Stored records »
↓↓↓

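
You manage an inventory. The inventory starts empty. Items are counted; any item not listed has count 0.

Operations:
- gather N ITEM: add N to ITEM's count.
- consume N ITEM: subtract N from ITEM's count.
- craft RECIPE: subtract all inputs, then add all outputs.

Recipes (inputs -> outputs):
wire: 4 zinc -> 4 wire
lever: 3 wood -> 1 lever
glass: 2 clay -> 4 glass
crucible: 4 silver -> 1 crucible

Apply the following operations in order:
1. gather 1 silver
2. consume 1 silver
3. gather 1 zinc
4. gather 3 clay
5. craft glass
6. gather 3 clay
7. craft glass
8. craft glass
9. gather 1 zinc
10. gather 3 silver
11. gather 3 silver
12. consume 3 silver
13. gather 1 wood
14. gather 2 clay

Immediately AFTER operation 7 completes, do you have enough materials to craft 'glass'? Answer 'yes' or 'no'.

After 1 (gather 1 silver): silver=1
After 2 (consume 1 silver): (empty)
After 3 (gather 1 zinc): zinc=1
After 4 (gather 3 clay): clay=3 zinc=1
After 5 (craft glass): clay=1 glass=4 zinc=1
After 6 (gather 3 clay): clay=4 glass=4 zinc=1
After 7 (craft glass): clay=2 glass=8 zinc=1

Answer: yes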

↑↑↑

TASK STATEMENT » Print out every record, character for character.

REPLY »
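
You manage an inventory. The inventory starts empty. Items are counted; any item not listed has count 0.

Operations:
- gather N ITEM: add N to ITEM's count.
- consume N ITEM: subtract N from ITEM's count.
- craft RECIPE: subtract all inputs, then add all outputs.

Recipes (inputs -> outputs):
wire: 4 zinc -> 4 wire
lever: 3 wood -> 1 lever
glass: 2 clay -> 4 glass
crucible: 4 silver -> 1 crucible

Apply the following operations in order:
1. gather 1 silver
2. consume 1 silver
3. gather 1 zinc
4. gather 3 clay
5. craft glass
6. gather 3 clay
7. craft glass
8. craft glass
9. gather 1 zinc
10. gather 3 silver
11. gather 3 silver
12. consume 3 silver
13. gather 1 wood
14. gather 2 clay

Immediately AFTER operation 7 completes, do you have enough materials to craft 'glass'? Answer 'yes' or 'no'.

After 1 (gather 1 silver): silver=1
After 2 (consume 1 silver): (empty)
After 3 (gather 1 zinc): zinc=1
After 4 (gather 3 clay): clay=3 zinc=1
After 5 (craft glass): clay=1 glass=4 zinc=1
After 6 (gather 3 clay): clay=4 glass=4 zinc=1
After 7 (craft glass): clay=2 glass=8 zinc=1

Answer: yes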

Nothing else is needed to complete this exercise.